* [How to complete this task]:
Set it all down exactly, every record and every line.

* [Raw data]:
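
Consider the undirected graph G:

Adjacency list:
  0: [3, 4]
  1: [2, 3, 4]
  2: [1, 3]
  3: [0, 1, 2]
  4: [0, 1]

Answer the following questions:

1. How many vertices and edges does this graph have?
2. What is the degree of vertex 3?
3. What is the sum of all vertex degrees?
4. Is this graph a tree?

Count: 5 vertices, 6 edges.
Vertex 3 has neighbors [0, 1, 2], degree = 3.
Handshaking lemma: 2 * 6 = 12.
A tree on 5 vertices has 4 edges. This graph has 6 edges (2 extra). Not a tree.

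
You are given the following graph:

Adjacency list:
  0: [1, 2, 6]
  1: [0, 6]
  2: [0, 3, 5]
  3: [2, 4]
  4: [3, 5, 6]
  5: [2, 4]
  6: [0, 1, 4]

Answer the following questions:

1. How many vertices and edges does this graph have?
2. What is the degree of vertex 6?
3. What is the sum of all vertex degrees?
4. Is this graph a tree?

Count: 7 vertices, 9 edges.
Vertex 6 has neighbors [0, 1, 4], degree = 3.
Handshaking lemma: 2 * 9 = 18.
A tree on 7 vertices has 6 edges. This graph has 9 edges (3 extra). Not a tree.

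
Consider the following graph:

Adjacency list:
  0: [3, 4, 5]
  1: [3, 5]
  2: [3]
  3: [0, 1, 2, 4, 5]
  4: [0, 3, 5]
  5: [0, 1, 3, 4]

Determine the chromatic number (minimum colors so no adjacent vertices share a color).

The graph has a maximum clique of size 4 (lower bound on chromatic number).
A valid 4-coloring: {0: 2, 1: 2, 2: 1, 3: 0, 4: 3, 5: 1}.
Chromatic number = 4.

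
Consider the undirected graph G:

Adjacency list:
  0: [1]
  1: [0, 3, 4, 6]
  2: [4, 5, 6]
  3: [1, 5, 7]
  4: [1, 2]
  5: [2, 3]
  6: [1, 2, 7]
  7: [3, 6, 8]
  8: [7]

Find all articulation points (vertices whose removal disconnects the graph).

An articulation point is a vertex whose removal disconnects the graph.
Articulation points: [1, 7]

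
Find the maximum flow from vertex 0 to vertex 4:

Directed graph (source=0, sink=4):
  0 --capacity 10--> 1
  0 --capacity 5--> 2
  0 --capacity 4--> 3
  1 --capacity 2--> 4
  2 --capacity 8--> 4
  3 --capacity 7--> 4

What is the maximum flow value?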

* [Output below]:
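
Consider the undirected graph G:

Adjacency list:
  0: [3, 4]
  1: [2, 3, 4]
  2: [1, 3]
  3: [0, 1, 2]
  4: [0, 1]

Answer the following questions:

1. How many vertices and edges does this graph have?
2. What is the degree of vertex 3?
3. What is the sum of all vertex degrees?
4. Is this graph a tree?

Count: 5 vertices, 6 edges.
Vertex 3 has neighbors [0, 1, 2], degree = 3.
Handshaking lemma: 2 * 6 = 12.
A tree on 5 vertices has 4 edges. This graph has 6 edges (2 extra). Not a tree.

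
You are given the following graph:

Adjacency list:
  0: [1, 2, 6]
  1: [0, 6]
  2: [0, 3, 5]
  3: [2, 4]
  4: [3, 5, 6]
  5: [2, 4]
  6: [0, 1, 4]

Answer the following questions:

1. How many vertices and edges does this graph have?
2. What is the degree of vertex 6?
3. What is the sum of all vertex degrees?
4. Is this graph a tree?

Count: 7 vertices, 9 edges.
Vertex 6 has neighbors [0, 1, 4], degree = 3.
Handshaking lemma: 2 * 9 = 18.
A tree on 7 vertices has 6 edges. This graph has 9 edges (3 extra). Not a tree.

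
Consider the following graph:

Adjacency list:
  0: [3, 4, 5]
  1: [3, 5]
  2: [3]
  3: [0, 1, 2, 4, 5]
  4: [0, 3, 5]
  5: [0, 1, 3, 4]

Determine the chromatic number (minimum colors so no adjacent vertices share a color).

The graph has a maximum clique of size 4 (lower bound on chromatic number).
A valid 4-coloring: {0: 2, 1: 2, 2: 1, 3: 0, 4: 3, 5: 1}.
Chromatic number = 4.

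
Consider the undirected graph G:

Adjacency list:
  0: [1]
  1: [0, 3, 4, 6]
  2: [4, 5, 6]
  3: [1, 5, 7]
  4: [1, 2]
  5: [2, 3]
  6: [1, 2, 7]
  7: [3, 6, 8]
  8: [7]

Find all articulation points (vertices whose removal disconnects the graph).

An articulation point is a vertex whose removal disconnects the graph.
Articulation points: [1, 7]

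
Find the maximum flow from vertex 0 to vertex 4:

Directed graph (source=0, sink=4):
  0 --capacity 10--> 1
  0 --capacity 5--> 2
  0 --capacity 4--> 3
  1 --capacity 2--> 4
  2 --capacity 8--> 4
  3 --capacity 7--> 4

What is the maximum flow value?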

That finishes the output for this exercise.